**EXERCISE**
The response must contain every line from the records below that has "What".

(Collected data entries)
╭──

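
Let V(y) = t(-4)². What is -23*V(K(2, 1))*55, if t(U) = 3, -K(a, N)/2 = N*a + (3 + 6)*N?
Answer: -11385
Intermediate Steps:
K(a, N) = -18*N - 2*N*a (K(a, N) = -2*(N*a + (3 + 6)*N) = -2*(N*a + 9*N) = -2*(9*N + N*a) = -18*N - 2*N*a)
V(y) = 9 (V(y) = 3² = 9)
-23*V(K(2, 1))*55 = -23*9*55 = -207*55 = -11385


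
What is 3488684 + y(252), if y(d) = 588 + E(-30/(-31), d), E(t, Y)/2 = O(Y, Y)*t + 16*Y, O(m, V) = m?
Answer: 108432536/31 ≈ 3.4978e+6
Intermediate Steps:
E(t, Y) = 32*Y + 2*Y*t (E(t, Y) = 2*(Y*t + 16*Y) = 2*(16*Y + Y*t) = 32*Y + 2*Y*t)
y(d) = 588 + 1052*d/31 (y(d) = 588 + 2*d*(16 - 30/(-31)) = 588 + 2*d*(16 - 30*(-1/31)) = 588 + 2*d*(16 + 30/31) = 588 + 2*d*(526/31) = 588 + 1052*d/31)
3488684 + y(252) = 3488684 + (588 + (1052/31)*252) = 3488684 + (588 + 265104/31) = 3488684 + 283332/31 = 108432536/31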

╰──

**ANSWER SECTION**
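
Let V(y) = t(-4)². What is -23*V(K(2, 1))*55, if t(U) = 3, -K(a, N)/2 = N*a + (3 + 6)*N?
What is 3488684 + y(252), if y(d) = 588 + E(-30/(-31), d), E(t, Y)/2 = O(Y, Y)*t + 16*Y, O(m, V) = m?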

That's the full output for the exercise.